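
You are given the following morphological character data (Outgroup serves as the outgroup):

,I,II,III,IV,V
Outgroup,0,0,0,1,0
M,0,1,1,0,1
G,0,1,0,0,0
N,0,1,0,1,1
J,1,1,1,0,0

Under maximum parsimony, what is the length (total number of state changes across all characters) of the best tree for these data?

6

Character polarity is set by the outgroup: the derived state is whichever differs from the outgroup's state, so for IV the derived state is '0', and for the remaining characters it is '1'.
I (derived state '1') is unique to J (autapomorphy; uninformative for grouping).
II (derived state '1') is shared by all ingroup taxa — unites the whole ingroup.
Only J and M show the derived state '1' for III, supporting them as a clade.
IV (derived state '0') is shared by G, J, and M — a synapomorphy uniting that clade.
V (state '1') occurs in M and N but conflicts with the nesting implied by the other characters — most parsimoniously interpreted as homoplasy.
Most parsimonious ingroup topology: (((M,J),G),N).
Changes per character on this tree: I: 1; II: 1; III: 1; IV: 1; V: 2.
Total = 6.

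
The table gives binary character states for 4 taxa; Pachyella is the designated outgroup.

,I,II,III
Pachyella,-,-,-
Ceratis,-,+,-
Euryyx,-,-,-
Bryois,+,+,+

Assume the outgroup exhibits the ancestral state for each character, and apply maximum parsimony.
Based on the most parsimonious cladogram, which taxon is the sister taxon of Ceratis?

The outgroup has state '-' for every character, so '+' is the derived state throughout.
I: derived state '+' in Bryois only — an autapomorphy, so it tells us nothing about relationships among taxa.
II (derived state '+') is shared by Bryois and Ceratis — a synapomorphy uniting that clade.
III: derived state '+' in Bryois only — an autapomorphy, so it tells us nothing about relationships among taxa.
Most parsimonious ingroup topology: ((Ceratis,Bryois),Euryyx).
Ceratis and Bryois form a cherry on this tree, so they are sister taxa.

Bryois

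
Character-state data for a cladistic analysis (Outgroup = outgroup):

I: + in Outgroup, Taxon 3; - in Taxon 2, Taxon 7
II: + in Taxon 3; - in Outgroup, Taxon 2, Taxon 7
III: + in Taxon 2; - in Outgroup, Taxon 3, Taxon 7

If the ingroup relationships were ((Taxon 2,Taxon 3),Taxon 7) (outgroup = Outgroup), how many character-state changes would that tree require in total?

4

Map each character onto ((Taxon 2,Taxon 3),Taxon 7) (rooted by Outgroup) and count the minimum state changes it requires (Fitch parsimony):
I: 2; II: 1; III: 1.
Total tree length = 4.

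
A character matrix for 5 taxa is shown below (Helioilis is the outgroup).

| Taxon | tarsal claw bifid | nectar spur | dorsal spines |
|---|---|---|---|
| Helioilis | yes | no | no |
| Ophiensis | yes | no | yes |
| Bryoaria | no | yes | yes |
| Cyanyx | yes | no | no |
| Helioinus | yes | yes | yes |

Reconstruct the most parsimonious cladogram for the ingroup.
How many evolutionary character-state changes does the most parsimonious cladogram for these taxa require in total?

Character polarity is set by the outgroup: the derived state is whichever differs from the outgroup's state, so for tarsal claw bifid the derived state is 'no', and for the remaining characters it is 'yes'.
tarsal claw bifid: derived state 'no' in Bryoaria only — an autapomorphy, so it tells us nothing about relationships among taxa.
Only Bryoaria and Helioinus show the derived state 'yes' for nectar spur, supporting them as a clade.
Only Bryoaria, Helioinus, and Ophiensis show the derived state 'yes' for dorsal spines, supporting them as a clade.
Most parsimonious ingroup topology: ((Ophiensis,(Bryoaria,Helioinus)),Cyanyx).
Changes per character on this tree: tarsal claw bifid: 1; nectar spur: 1; dorsal spines: 1.
Total = 3.

3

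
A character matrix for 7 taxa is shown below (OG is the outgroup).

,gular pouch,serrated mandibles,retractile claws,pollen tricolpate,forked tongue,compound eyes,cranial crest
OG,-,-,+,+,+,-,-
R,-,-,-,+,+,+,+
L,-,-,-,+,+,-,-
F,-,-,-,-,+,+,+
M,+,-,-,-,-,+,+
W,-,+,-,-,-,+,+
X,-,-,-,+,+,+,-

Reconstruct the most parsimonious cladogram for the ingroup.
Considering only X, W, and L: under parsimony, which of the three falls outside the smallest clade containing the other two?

L

Character polarity is set by the outgroup: the derived state is whichever differs from the outgroup's state, so for retractile claws, pollen tricolpate, forked tongue the derived state is '-', and for the remaining characters it is '+'.
gular pouch: derived state '+' in M only — an autapomorphy, so it tells us nothing about relationships among taxa.
serrated mandibles (derived state '+') is unique to W (autapomorphy; uninformative for grouping).
All ingroup taxa share the derived state '-' for retractile claws; it defines the ingroup but does not resolve relationships within it.
Only F, M, and W show the derived state '-' for pollen tricolpate, supporting them as a clade.
Only M and W show the derived state '-' for forked tongue, supporting them as a clade.
compound eyes (derived state '+') is shared by F, M, R, W, and X — a synapomorphy uniting that clade.
cranial crest: derived state '+' in F, M, R, and W only — synapomorphy for {F, M, R, W}.
Most parsimonious ingroup topology: (((R,(F,(M,W))),X),L).
W and X share a more recent common ancestor with each other than either does with L, so L is the least closely related of the three.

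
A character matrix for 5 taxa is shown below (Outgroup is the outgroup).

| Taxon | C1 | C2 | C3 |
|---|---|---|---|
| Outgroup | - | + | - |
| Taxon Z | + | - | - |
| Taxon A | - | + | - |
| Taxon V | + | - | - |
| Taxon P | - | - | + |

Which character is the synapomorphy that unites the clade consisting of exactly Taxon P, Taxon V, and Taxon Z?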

——

- [Work task] Working through the entries above, copy every line in which "Pachyella" is found.

- [Result of the task]
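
The table gives binary character states for 4 taxa; Pachyella is the designated outgroup.
Pachyella,-,-,-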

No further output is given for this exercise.